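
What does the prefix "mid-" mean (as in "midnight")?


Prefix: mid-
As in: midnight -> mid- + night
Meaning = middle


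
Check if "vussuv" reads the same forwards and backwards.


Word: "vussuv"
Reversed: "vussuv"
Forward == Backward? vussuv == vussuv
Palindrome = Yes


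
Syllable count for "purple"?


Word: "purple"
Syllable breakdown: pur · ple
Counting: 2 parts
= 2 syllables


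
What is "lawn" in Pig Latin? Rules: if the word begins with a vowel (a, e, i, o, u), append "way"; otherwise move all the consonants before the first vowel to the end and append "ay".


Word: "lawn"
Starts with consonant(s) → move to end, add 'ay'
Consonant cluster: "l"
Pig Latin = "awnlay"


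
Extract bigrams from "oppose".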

....................

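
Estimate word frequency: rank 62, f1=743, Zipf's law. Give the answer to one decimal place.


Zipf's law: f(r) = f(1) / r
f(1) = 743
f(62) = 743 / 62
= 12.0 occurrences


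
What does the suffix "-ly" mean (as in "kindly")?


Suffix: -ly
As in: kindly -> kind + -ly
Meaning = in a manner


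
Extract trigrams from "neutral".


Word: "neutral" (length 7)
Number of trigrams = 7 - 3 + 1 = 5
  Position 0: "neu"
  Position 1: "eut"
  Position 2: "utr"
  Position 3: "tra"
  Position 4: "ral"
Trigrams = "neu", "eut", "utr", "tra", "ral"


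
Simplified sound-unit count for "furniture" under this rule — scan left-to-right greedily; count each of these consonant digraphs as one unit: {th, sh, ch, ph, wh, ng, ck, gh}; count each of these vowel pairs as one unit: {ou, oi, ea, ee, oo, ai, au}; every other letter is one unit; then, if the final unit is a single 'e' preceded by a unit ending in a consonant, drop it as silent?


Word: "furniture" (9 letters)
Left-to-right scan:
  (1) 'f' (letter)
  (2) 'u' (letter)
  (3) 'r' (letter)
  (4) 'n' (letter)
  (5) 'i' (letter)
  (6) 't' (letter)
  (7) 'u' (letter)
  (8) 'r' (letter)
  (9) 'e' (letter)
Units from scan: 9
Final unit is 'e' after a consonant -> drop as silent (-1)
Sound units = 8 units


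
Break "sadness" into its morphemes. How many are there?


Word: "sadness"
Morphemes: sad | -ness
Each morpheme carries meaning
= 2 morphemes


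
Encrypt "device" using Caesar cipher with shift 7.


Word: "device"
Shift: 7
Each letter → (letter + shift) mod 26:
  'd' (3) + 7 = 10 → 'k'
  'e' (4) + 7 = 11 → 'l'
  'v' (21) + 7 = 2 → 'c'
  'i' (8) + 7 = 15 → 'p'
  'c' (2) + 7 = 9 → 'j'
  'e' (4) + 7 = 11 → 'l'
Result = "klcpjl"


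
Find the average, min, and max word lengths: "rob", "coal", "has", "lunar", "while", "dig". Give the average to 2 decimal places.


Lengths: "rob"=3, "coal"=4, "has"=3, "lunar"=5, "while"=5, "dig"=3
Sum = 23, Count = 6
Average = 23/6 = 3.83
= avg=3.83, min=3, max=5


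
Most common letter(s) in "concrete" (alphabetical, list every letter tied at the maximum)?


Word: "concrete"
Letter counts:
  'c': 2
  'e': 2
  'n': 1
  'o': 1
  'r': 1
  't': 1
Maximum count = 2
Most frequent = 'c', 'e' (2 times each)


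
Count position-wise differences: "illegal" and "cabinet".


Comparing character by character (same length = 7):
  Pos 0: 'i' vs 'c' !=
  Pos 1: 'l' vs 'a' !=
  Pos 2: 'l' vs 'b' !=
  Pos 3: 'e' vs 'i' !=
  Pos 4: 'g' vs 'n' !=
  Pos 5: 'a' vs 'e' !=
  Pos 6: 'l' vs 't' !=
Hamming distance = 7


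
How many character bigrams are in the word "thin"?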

....................

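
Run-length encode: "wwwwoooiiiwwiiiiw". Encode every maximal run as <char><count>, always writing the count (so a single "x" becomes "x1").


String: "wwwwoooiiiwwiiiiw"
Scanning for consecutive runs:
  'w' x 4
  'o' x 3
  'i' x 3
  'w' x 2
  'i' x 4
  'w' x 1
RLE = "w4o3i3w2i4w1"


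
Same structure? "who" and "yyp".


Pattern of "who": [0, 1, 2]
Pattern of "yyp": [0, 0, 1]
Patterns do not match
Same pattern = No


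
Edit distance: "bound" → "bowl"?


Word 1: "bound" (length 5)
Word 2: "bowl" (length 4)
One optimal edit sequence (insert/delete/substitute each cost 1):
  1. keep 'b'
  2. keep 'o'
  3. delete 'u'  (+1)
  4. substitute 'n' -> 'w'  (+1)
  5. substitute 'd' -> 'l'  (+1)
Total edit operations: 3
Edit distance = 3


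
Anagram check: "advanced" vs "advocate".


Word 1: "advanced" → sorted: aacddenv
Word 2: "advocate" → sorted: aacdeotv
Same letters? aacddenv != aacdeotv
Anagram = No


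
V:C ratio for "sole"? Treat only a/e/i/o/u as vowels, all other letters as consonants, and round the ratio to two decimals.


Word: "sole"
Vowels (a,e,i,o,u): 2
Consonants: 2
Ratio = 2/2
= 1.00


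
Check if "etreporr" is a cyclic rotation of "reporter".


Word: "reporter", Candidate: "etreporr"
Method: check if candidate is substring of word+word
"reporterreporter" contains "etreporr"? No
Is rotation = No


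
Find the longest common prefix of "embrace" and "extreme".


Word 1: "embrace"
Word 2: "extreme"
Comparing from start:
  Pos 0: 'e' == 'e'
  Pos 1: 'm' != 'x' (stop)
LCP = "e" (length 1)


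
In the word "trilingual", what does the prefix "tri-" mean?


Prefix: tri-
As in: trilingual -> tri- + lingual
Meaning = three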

....................

Note each line of the material holding "bigrams" and copy it out.

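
Extract bigrams from "oppose".
How many character bigrams are in the word "thin"?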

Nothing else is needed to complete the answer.